- Exercise description:
Transcribe the stretch of entries below from the line with "b = [4/5 28/5]" through the line with "A = [2968/2941", exactly and with both ends included; leave out all other lines.

[Dataset entries]
------
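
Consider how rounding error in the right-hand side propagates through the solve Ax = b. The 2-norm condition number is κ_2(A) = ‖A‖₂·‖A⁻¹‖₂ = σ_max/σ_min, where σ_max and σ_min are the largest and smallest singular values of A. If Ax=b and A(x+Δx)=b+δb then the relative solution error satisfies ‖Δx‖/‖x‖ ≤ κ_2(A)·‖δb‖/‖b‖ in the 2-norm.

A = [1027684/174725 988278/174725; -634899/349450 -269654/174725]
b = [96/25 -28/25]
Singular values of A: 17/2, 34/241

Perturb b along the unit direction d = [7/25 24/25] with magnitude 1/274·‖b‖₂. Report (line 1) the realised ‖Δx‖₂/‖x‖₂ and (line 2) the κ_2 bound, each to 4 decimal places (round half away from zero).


σ_max = 17/2, σ_min = 34/241
κ = σ_max/σ_min = (17/2)/(34/241) = 60.2500
bound on ‖Δx‖/‖x‖: κ·ε = 60.2500·1/274 = 0.2199
solve Ax = b  →  x = [0.3408 0.3245]
‖b‖ = 4.0000, ‖x‖ = 0.4706
δb = ε·‖b‖·d = [0.0041 0.0140]; solving A·Δx = δb gives ‖Δx‖ = 0.1035
dividing the unrounded norms, ‖Δx‖/‖x‖ = 0.2199
so the bound is sharp here: realised error equals the bound

0.2199
0.2199


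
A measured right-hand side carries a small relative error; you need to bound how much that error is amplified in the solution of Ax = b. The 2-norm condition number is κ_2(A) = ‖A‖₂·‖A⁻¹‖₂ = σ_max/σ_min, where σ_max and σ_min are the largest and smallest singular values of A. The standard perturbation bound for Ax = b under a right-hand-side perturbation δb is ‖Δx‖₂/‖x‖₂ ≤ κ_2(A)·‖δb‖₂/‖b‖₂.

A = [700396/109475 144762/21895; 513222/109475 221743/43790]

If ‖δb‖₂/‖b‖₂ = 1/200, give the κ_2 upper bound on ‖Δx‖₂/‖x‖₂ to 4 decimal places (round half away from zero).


form AᵀA = [30158055124/479391025 6331696749/95878205; 6331696749/95878205 5319764185/76702564] with trace 301577081/2280100 and determinant 1119364/570025
char-poly roots: 529/4 and 8464/570025
κ = σ_max/σ_min = (23/2)/(92/755) = 94.3750
worst-case relative error ≤ 94.3750 × 1/200 = 0.4719

0.4719


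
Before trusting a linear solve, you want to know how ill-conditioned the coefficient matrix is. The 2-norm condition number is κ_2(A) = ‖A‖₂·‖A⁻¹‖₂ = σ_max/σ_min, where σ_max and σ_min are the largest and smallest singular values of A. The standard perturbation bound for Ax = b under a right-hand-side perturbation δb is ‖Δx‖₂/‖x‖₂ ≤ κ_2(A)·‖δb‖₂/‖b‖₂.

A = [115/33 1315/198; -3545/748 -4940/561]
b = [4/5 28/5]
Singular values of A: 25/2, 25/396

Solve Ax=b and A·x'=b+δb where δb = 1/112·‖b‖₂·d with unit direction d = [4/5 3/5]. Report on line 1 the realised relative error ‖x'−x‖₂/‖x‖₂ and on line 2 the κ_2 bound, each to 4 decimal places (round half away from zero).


0.0126
1.7679

σ_max = 25/2, σ_min = 25/396
condition number: (25/2) ÷ (25/396) = 198.0000
bound on ‖Δx‖/‖x‖: κ·ε = 198.0000·1/112 = 1.7679
solve Ax = b  →  x = [-56.0565 29.5341]
‖b‖₂ = 5.6569 and ‖x‖₂ = 63.3608
Δx = A⁻¹·δb where δb = 1/112·5.6569·d; ‖Δx‖ = 0.8000
relative error = 0.0126
so the bound overstates the realised error by a factor of ≈ 140.0089 (computed from the unrounded values)


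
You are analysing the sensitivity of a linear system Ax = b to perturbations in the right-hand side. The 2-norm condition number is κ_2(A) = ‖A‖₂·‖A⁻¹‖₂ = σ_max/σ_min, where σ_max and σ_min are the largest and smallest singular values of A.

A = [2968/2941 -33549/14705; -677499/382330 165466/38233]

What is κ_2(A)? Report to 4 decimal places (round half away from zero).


86.5000

form AᵀA = [2103382009/505800100 -50435595/5058001; -50435595/5058001 3026610421/126450025] with trace 84081797/2992900 and determinant 7890481/74822500
solving λ² − 84081797/2992900·λ + 7890481/74822500 = 0 gives λ = 2809/100, 2809/748225
κ = σ_max/σ_min = (53/10)/(53/865) = 86.5000


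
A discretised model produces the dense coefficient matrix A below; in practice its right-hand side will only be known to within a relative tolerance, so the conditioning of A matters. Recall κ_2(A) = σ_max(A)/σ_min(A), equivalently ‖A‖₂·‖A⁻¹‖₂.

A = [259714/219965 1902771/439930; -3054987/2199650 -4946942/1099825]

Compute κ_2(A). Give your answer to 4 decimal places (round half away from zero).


60.6800

M = AᵀA = [19117814209/5753222500 16330113072/1438305625; 16330113072/1438305625 224021852041/5753222500]. tr(M)=194511733/4602578, det(M)=17850625/36820624
eigenvalues of AᵀA: λ = (tr ± √(tr²−4·det))/2 = 169/4, 105625/9205156
so κ_2 = √((169/4) / (105625/9205156)) = 60.6800


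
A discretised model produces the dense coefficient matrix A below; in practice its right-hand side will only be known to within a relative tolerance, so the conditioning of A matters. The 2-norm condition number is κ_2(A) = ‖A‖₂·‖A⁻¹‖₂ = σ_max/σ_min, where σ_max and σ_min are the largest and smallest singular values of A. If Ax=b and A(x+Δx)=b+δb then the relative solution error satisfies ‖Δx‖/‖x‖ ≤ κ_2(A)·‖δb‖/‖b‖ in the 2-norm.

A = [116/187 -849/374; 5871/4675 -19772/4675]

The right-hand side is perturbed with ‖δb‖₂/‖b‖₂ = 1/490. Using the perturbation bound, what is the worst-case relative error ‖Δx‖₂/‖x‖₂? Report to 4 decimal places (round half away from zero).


M = AᵀA = [148369/75625 -508158/75625; -508158/75625 6969649/302500]. tr(M)=12101/484, det(M)=25/484
eigenvalues of AᵀA: λ = (tr ± √(tr²−4·det))/2 = 25, 1/484
σ_max=√25=5, σ_min=√(1/484)=(1/22) → κ = 110.0000
perturbation bound = 110.0000·1/490 = 0.2245

0.2245


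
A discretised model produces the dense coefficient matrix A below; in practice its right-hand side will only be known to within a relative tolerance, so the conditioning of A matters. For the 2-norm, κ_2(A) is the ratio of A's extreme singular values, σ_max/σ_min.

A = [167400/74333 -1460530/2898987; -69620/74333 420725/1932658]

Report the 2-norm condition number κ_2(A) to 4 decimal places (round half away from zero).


339.9375

M = AᵀA = [32869704400/5525394889 -7395616250/5525394889; -7395616250/5525394889 59915250025/198914216004]. tr(M)=739574425/118330884, det(M)=10000/29582721
char-poly roots: 25/4 and 1600/29582721
κ = σ_max/σ_min = (5/2)/(40/5439) = 339.9375


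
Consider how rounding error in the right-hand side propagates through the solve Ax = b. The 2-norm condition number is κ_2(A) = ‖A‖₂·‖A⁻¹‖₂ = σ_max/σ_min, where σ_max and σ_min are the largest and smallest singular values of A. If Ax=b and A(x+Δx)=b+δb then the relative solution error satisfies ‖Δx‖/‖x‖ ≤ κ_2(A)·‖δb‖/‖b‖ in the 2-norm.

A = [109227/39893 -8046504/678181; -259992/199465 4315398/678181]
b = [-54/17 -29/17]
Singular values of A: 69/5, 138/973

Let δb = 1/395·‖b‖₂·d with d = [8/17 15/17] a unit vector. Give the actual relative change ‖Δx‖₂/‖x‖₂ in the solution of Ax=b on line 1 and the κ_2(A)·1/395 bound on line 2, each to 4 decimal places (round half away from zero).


from the listed singular values, σ₁ = 69/5, σ_n = 138/973
condition number: (69/5) ÷ (138/973) = 97.3000
bound on ‖Δx‖/‖x‖: κ·ε = 97.3000·1/395 = 0.2463
solve Ax = b  →  x = [-20.6681 -4.5018]
‖b‖ = 3.6056, ‖x‖ = 21.1527
δb = ε·‖b‖·d = [0.0043 0.0081]; solving A·Δx = δb gives ‖Δx‖ = 0.0644
dividing the unrounded norms, ‖Δx‖/‖x‖ = 0.0030
so the bound overstates the realised error by a factor of ≈ 80.9604 (computed from the unrounded values)

0.0030
0.2463


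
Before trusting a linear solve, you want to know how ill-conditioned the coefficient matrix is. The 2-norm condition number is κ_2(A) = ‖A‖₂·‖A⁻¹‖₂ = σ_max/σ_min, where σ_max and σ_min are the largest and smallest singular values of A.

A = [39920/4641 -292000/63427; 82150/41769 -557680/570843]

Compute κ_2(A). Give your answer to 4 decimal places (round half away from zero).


153.5625

AᵀA = [135830740900/1744649361 -24146372000/581549787; -24146372000/581549787 4293510400/193849929]; tr = 603710500/6036849, det = 2560000/6036849
solving λ² − 603710500/6036849·λ + 2560000/6036849 = 0 gives λ = 100, 25600/6036849
σ_max=√100=10, σ_min=√(25600/6036849)=(160/2457) → κ = 153.5625


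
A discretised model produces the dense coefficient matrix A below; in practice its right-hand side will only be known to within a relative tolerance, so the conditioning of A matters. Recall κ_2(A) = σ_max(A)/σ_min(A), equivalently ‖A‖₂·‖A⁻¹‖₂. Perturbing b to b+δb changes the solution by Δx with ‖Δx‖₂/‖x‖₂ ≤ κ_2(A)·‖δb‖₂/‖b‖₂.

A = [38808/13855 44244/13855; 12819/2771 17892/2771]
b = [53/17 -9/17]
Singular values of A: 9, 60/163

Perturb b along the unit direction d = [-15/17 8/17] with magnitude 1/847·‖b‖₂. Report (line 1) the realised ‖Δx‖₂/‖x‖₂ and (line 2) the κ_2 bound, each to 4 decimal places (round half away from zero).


from the listed singular values, σ₁ = 9, σ_n = 60/163
condition number: 9 ÷ (60/163) = 24.4500
perturbation bound = 24.4500·1/847 = 0.0289
solve Ax = b  →  x = [6.5867 -4.8011]
2-norm of b is 3.1623; of x, 8.1508
Δx = A⁻¹·δb where δb = 1/847·3.1623·d; ‖Δx‖ = 0.0101
relative error = 0.0012
tightness: 0.0012 against a bound of 0.0289 (unrounded ratio ≈ 0.0431)

0.0012
0.0289


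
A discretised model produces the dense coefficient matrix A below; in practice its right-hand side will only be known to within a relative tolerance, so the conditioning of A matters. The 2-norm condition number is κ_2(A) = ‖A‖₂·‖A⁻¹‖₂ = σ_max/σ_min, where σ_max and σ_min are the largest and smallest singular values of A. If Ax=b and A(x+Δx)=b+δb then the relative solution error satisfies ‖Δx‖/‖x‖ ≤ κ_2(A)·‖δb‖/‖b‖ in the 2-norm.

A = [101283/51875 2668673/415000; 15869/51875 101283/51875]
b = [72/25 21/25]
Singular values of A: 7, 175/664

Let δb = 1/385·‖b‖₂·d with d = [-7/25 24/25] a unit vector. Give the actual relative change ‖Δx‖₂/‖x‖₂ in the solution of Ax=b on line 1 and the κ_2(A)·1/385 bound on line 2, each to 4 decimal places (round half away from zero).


0.0690
0.0690

from the listed singular values, σ₁ = 7, σ_n = 175/664
κ_2(A) = 7 / (175/664) = 26.5600
perturbation bound = 26.5600·1/385 = 0.0690
solve Ax = b  →  x = [0.1200 0.4114]
‖b‖ = 3.0000, ‖x‖ = 0.4286
re-solving with b+δb shifts x by Δx of norm 0.0296
realised ‖Δx‖/‖x‖ = 0.0690
realised/bound = 1 exactly: the bound is attained for this b and d


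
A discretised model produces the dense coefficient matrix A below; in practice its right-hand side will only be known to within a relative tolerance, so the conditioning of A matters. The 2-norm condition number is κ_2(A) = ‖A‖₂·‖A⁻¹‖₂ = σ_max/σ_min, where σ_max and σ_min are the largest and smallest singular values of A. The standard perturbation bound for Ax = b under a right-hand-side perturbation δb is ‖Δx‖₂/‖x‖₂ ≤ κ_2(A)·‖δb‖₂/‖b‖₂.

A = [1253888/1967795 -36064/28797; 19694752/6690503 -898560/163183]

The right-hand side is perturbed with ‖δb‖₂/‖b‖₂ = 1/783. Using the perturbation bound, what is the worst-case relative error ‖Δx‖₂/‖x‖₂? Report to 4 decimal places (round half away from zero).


0.2942

AᵀA = [6038939534336/665717287225 -6793228976128/399430372335; -6793228976128/399430372335 7642567558144/239658223401]; tr = 849185622016/20731680225, det = 26214400/829267209
λ_max, λ_min = (849185622016/20731680225 ± √721061873782891799904256/429802564951656050625)/2 = 1024/25, 640000/829267209
so κ_2 = √((1024/25) / (640000/829267209)) = 230.3760
worst-case relative error ≤ 230.3760 × 1/783 = 0.2942


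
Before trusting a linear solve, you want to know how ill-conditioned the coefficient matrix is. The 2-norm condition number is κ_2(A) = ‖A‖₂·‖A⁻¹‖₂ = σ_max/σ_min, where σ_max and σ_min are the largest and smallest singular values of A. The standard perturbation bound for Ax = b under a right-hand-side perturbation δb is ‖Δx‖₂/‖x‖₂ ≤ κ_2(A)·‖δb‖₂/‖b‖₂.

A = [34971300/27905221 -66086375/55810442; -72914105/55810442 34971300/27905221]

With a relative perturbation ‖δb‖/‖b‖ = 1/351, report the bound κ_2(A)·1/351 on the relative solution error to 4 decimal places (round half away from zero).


0.7563

form AᵀA = [12138447090025/3703692552004 -2890028232000/925923138001; -2890028232000/925923138001 11009959875625/3703692552004] with trace 13762429825/2201957522 and determinant 9765625/17615660176
char-poly roots: 25/4 and 390625/4403915044
σ_max=√(25/4)=(5/2), σ_min=√(390625/4403915044)=(625/66362) → κ = 265.4480
worst-case relative error ≤ 265.4480 × 1/351 = 0.7563


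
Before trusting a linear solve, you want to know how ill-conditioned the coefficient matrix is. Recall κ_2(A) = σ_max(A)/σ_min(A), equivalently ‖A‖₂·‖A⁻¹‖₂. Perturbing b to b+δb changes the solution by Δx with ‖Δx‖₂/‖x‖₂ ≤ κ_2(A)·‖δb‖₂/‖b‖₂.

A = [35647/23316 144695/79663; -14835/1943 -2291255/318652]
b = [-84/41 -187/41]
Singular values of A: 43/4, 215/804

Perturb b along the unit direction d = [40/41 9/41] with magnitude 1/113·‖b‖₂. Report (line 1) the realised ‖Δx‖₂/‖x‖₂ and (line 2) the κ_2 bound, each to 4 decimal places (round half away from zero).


0.0147
0.3558

from the listed singular values, σ₁ = 43/4, σ_n = 215/804
condition number: (43/4) ÷ (215/804) = 40.2000
perturbation bound = 40.2000·1/113 = 0.3558
solve Ax = b  →  x = [8.0064 -7.8672]
‖b‖ = 5.0000, ‖x‖ = 11.2248
Δx = A⁻¹·δb where δb = 1/113·5.0000·d; ‖Δx‖ = 0.1655
relative error = 0.0147
so the bound overstates the realised error by a factor of ≈ 24.1333 (computed from the unrounded values)


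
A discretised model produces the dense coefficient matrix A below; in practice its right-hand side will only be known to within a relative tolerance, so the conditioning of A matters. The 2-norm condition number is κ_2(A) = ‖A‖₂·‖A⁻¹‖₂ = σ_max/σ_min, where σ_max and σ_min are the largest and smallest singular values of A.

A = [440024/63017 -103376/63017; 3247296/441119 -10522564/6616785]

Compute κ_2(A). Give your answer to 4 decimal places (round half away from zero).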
------
- Task solution:
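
b = [4/5 28/5]
Singular values of A: 25/2, 25/396

Solve Ax=b and A·x'=b+δb where δb = 1/112·‖b‖₂·d with unit direction d = [4/5 3/5]. Report on line 1 the realised relative error ‖x'−x‖₂/‖x‖₂ and on line 2 the κ_2 bound, each to 4 decimal places (round half away from zero).


0.0126
1.7679

σ_max = 25/2, σ_min = 25/396
condition number: (25/2) ÷ (25/396) = 198.0000
bound on ‖Δx‖/‖x‖: κ·ε = 198.0000·1/112 = 1.7679
solve Ax = b  →  x = [-56.0565 29.5341]
‖b‖₂ = 5.6569 and ‖x‖₂ = 63.3608
Δx = A⁻¹·δb where δb = 1/112·5.6569·d; ‖Δx‖ = 0.8000
relative error = 0.0126
so the bound overstates the realised error by a factor of ≈ 140.0089 (computed from the unrounded values)


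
You are analysing the sensitivity of a linear system Ax = b to perturbations in the right-hand side. The 2-norm condition number is κ_2(A) = ‖A‖₂·‖A⁻¹‖₂ = σ_max/σ_min, where σ_max and σ_min are the largest and smallest singular values of A.

A = [2968/2941 -33549/14705; -677499/382330 165466/38233]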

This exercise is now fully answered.